- **Assignment**
Retype exactly the lines that run from the start of the data to the line holding "v3 = (0.9116, 0.7649, 0)", including both, and only those.

- **Exercise input**

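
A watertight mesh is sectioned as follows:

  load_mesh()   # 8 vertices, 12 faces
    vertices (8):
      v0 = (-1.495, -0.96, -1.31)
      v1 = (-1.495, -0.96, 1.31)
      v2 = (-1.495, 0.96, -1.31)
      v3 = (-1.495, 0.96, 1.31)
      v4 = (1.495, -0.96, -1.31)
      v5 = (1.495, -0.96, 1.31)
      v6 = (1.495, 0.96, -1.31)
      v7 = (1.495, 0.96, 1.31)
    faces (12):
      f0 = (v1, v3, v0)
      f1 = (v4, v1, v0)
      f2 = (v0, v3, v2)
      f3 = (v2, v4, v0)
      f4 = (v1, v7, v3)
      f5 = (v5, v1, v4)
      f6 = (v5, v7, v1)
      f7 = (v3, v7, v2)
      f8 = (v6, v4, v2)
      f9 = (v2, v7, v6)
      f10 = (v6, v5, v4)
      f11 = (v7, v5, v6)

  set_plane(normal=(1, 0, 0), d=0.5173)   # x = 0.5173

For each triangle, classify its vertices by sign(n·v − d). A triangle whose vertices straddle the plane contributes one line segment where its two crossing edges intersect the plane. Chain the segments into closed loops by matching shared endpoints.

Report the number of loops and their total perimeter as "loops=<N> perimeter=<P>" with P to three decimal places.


loops=1 perimeter=9.080

Straddling triangles (8 of 12):
  (v4,v1,v0) [+--] → (0.5173, -0.96, -0.453286)–(0.5173, -0.96, -1.31)  len=0.8567
  (v2,v4,v0) [-+-] → (0.5173, -0.332179, -1.31)–(0.5173, -0.96, -1.31)  len=0.6278
  (v1,v7,v3) [-+-] → (0.5173, 0.332179, 1.31)–(0.5173, 0.96, 1.31)  len=0.6278
  (v5,v1,v4) [+-+] → (0.5173, -0.96, 1.31)–(0.5173, -0.96, -0.453286)  len=1.7633
  (v5,v7,v1) [++-] → (0.5173, 0.332179, 1.31)–(0.5173, -0.96, 1.31)  len=1.2922
  (v3,v7,v2) [-+-] → (0.5173, 0.96, 1.31)–(0.5173, 0.96, 0.453286)  len=0.8567
  (v6,v4,v2) [++-] → (0.5173, -0.332179, -1.31)–(0.5173, 0.96, -1.31)  len=1.2922
  (v2,v7,v6) [-++] → (0.5173, 0.96, 0.453286)–(0.5173, 0.96, -1.31)  len=1.7633

Chained into 1 loop(s):
  loop 1: 8 segments, perimeter = 9.0800
Total perimeter = 9.080


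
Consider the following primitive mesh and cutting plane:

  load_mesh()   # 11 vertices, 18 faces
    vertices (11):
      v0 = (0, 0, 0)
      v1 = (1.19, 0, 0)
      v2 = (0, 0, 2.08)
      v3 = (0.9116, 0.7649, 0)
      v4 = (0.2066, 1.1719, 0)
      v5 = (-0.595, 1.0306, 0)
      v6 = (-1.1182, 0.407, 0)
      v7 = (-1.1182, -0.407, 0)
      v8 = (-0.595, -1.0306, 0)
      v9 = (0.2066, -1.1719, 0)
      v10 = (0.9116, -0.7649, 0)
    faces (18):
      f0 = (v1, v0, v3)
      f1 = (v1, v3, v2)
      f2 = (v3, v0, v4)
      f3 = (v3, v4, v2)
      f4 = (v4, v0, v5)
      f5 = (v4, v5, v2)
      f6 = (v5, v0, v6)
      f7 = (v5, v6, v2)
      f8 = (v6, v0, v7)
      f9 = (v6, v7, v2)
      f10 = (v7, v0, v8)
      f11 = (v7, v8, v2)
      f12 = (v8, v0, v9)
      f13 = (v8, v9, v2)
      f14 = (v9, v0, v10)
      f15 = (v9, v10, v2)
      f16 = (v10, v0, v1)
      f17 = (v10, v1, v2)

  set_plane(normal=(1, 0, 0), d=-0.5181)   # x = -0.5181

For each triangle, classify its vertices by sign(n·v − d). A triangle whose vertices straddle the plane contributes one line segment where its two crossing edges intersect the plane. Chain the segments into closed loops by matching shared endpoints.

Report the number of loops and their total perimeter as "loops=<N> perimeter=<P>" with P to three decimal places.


loops=1 perimeter=5.288

Straddling triangles (10 of 18):
  (v4,v0,v5) [++-] → (-0.5181, 0.897401, 0)–(-0.5181, 1.04416, 0)  len=0.1468
  (v4,v5,v2) [+-+] → (-0.5181, 1.04416, 0)–(-0.5181, 0.897401, 0.268827)  len=0.3063
  (v5,v0,v6) [-+-] → (-0.5181, 0.897401, 0)–(-0.5181, 0.188577, 0)  len=0.7088
  (v5,v6,v2) [--+] → (-0.5181, 0.188577, 1.11627)–(-0.5181, 0.897401, 0.268827)  len=1.1048
  (v6,v0,v7) [-+-] → (-0.5181, 0.188577, 0)–(-0.5181, -0.188577, 0)  len=0.3772
  (v6,v7,v2) [--+] → (-0.5181, -0.188577, 1.11627)–(-0.5181, 0.188577, 1.11627)  len=0.3772
  (v7,v0,v8) [-+-] → (-0.5181, -0.188577, 0)–(-0.5181, -0.897401, 0)  len=0.7088
  (v7,v8,v2) [--+] → (-0.5181, -0.897401, 0.268827)–(-0.5181, -0.188577, 1.11627)  len=1.1048
  (v8,v0,v9) [-++] → (-0.5181, -0.897401, 0)–(-0.5181, -1.04416, 0)  len=0.1468
  (v8,v9,v2) [-++] → (-0.5181, -1.04416, 0)–(-0.5181, -0.897401, 0.268827)  len=0.3063

Chained into 1 loop(s):
  loop 1: 10 segments, perimeter = 5.2876
Total perimeter = 5.288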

- **Solution for this problem**
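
A watertight mesh is sectioned as follows:

  load_mesh()   # 8 vertices, 12 faces
    vertices (8):
      v0 = (-1.495, -0.96, -1.31)
      v1 = (-1.495, -0.96, 1.31)
      v2 = (-1.495, 0.96, -1.31)
      v3 = (-1.495, 0.96, 1.31)
      v4 = (1.495, -0.96, -1.31)
      v5 = (1.495, -0.96, 1.31)
      v6 = (1.495, 0.96, -1.31)
      v7 = (1.495, 0.96, 1.31)
    faces (12):
      f0 = (v1, v3, v0)
      f1 = (v4, v1, v0)
      f2 = (v0, v3, v2)
      f3 = (v2, v4, v0)
      f4 = (v1, v7, v3)
      f5 = (v5, v1, v4)
      f6 = (v5, v7, v1)
      f7 = (v3, v7, v2)
      f8 = (v6, v4, v2)
      f9 = (v2, v7, v6)
      f10 = (v6, v5, v4)
      f11 = (v7, v5, v6)

  set_plane(normal=(1, 0, 0), d=0.5173)   # x = 0.5173

For each triangle, classify its vertices by sign(n·v − d). A triangle whose vertices straddle the plane contributes one line segment where its two crossing edges intersect the plane. Chain the segments into closed loops by matching shared endpoints.

Report the number of loops and their total perimeter as "loops=<N> perimeter=<P>" with P to three decimal places.


loops=1 perimeter=9.080

Straddling triangles (8 of 12):
  (v4,v1,v0) [+--] → (0.5173, -0.96, -0.453286)–(0.5173, -0.96, -1.31)  len=0.8567
  (v2,v4,v0) [-+-] → (0.5173, -0.332179, -1.31)–(0.5173, -0.96, -1.31)  len=0.6278
  (v1,v7,v3) [-+-] → (0.5173, 0.332179, 1.31)–(0.5173, 0.96, 1.31)  len=0.6278
  (v5,v1,v4) [+-+] → (0.5173, -0.96, 1.31)–(0.5173, -0.96, -0.453286)  len=1.7633
  (v5,v7,v1) [++-] → (0.5173, 0.332179, 1.31)–(0.5173, -0.96, 1.31)  len=1.2922
  (v3,v7,v2) [-+-] → (0.5173, 0.96, 1.31)–(0.5173, 0.96, 0.453286)  len=0.8567
  (v6,v4,v2) [++-] → (0.5173, -0.332179, -1.31)–(0.5173, 0.96, -1.31)  len=1.2922
  (v2,v7,v6) [-++] → (0.5173, 0.96, 0.453286)–(0.5173, 0.96, -1.31)  len=1.7633

Chained into 1 loop(s):
  loop 1: 8 segments, perimeter = 9.0800
Total perimeter = 9.080


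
Consider the following primitive mesh and cutting plane:

  load_mesh()   # 11 vertices, 18 faces
    vertices (11):
      v0 = (0, 0, 0)
      v1 = (1.19, 0, 0)
      v2 = (0, 0, 2.08)
      v3 = (0.9116, 0.7649, 0)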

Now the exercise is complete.